→ Activity: Could you retype exactly the lines running from the line with "In a deep saline" to the end of the data, both included, and nothing else?

(Stored data)
--- START ---
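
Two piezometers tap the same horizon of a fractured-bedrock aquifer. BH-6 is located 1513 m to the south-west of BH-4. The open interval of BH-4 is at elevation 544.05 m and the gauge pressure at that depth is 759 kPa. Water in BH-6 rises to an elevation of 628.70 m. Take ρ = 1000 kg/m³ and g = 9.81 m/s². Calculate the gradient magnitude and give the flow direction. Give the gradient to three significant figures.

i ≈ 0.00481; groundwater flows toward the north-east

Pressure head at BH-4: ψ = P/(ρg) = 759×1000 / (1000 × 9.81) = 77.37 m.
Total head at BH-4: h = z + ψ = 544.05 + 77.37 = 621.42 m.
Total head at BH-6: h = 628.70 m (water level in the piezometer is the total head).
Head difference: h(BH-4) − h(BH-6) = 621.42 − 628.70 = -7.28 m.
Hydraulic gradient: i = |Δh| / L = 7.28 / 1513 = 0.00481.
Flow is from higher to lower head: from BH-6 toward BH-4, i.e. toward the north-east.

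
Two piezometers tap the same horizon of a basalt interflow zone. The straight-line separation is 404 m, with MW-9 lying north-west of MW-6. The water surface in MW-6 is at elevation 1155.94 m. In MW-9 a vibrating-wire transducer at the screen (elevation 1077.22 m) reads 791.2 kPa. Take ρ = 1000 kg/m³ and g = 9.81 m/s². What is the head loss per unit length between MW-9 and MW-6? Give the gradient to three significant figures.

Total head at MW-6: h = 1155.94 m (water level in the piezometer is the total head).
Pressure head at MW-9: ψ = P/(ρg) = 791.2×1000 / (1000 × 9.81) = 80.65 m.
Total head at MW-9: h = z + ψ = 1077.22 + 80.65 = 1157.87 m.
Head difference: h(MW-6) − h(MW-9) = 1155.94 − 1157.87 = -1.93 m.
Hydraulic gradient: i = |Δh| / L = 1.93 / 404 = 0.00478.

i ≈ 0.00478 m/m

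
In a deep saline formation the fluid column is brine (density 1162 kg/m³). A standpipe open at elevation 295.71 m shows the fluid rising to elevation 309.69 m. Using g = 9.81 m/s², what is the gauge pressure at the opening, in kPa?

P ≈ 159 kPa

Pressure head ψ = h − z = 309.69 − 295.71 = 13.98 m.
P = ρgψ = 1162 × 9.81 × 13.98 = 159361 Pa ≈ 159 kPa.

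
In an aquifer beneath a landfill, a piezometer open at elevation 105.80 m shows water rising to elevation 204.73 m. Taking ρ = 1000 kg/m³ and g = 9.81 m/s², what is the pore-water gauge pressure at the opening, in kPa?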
--- END ---
→ Answer to the problem:
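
In a deep saline formation the fluid column is brine (density 1162 kg/m³). A standpipe open at elevation 295.71 m shows the fluid rising to elevation 309.69 m. Using g = 9.81 m/s², what is the gauge pressure at the opening, in kPa?

P ≈ 159 kPa

Pressure head ψ = h − z = 309.69 − 295.71 = 13.98 m.
P = ρgψ = 1162 × 9.81 × 13.98 = 159361 Pa ≈ 159 kPa.

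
In an aquifer beneath a landfill, a piezometer open at elevation 105.80 m shows water rising to elevation 204.73 m. Taking ρ = 1000 kg/m³ and g = 9.81 m/s², what is the pore-water gauge pressure at the opening, in kPa?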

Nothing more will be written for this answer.